Exercise prompt
Below are records to be repeated in full. Give them exactly.

:: Records supplied

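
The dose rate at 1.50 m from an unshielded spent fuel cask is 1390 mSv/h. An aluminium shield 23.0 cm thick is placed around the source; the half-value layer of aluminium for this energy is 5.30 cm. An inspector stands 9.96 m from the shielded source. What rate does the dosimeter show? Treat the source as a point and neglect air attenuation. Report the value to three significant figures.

Distance alone: 1390 × (1.50/9.96)² = 1390 × 0.02268 = 31.53 mSv/h.
Shield: 23.0/5.30 = 4.340 half-value layers → attenuation 2^(−4.340) = 0.04938.
Combined: 31.53 × 0.04938 = 1.557 mSv/h.

1.56 mSv/h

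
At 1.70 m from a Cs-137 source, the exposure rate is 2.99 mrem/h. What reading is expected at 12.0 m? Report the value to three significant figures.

By the inverse-square law, the rate at 12.0 m is
2.99 × (1.70/12.0)² = 2.99 × 0.02007 = 0.06001 mrem/h.

0.0600 mrem/h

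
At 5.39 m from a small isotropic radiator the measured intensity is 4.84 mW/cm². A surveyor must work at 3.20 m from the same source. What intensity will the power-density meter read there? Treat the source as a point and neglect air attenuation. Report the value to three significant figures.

13.7 mW/cm²

Using I₁d₁² = I₂d₂², scaling from 5.39 m to 3.20 m:
(5.39/3.20)² = 2.837, so 4.84 × 2.837 = 13.73 mW/cm².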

::::

Solution for this problem
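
The dose rate at 1.50 m from an unshielded spent fuel cask is 1390 mSv/h. An aluminium shield 23.0 cm thick is placed around the source; the half-value layer of aluminium for this energy is 5.30 cm. An inspector stands 9.96 m from the shielded source. What rate does the dosimeter show? Treat the source as a point and neglect air attenuation. Report the value to three significant figures.

Distance alone: 1390 × (1.50/9.96)² = 1390 × 0.02268 = 31.53 mSv/h.
Shield: 23.0/5.30 = 4.340 half-value layers → attenuation 2^(−4.340) = 0.04938.
Combined: 31.53 × 0.04938 = 1.557 mSv/h.

1.56 mSv/h

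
At 1.70 m from a Cs-137 source, the exposure rate is 2.99 mrem/h. What reading is expected at 12.0 m? Report the value to three significant figures.

By the inverse-square law, the rate at 12.0 m is
2.99 × (1.70/12.0)² = 2.99 × 0.02007 = 0.06001 mrem/h.

0.0600 mrem/h

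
At 5.39 m from a small isotropic radiator the measured intensity is 4.84 mW/cm². A surveyor must work at 3.20 m from the same source. What intensity will the power-density meter read there? Treat the source as a point and neglect air attenuation. Report the value to three significant figures.

13.7 mW/cm²

Using I₁d₁² = I₂d₂², scaling from 5.39 m to 3.20 m:
(5.39/3.20)² = 2.837, so 4.84 × 2.837 = 13.73 mW/cm².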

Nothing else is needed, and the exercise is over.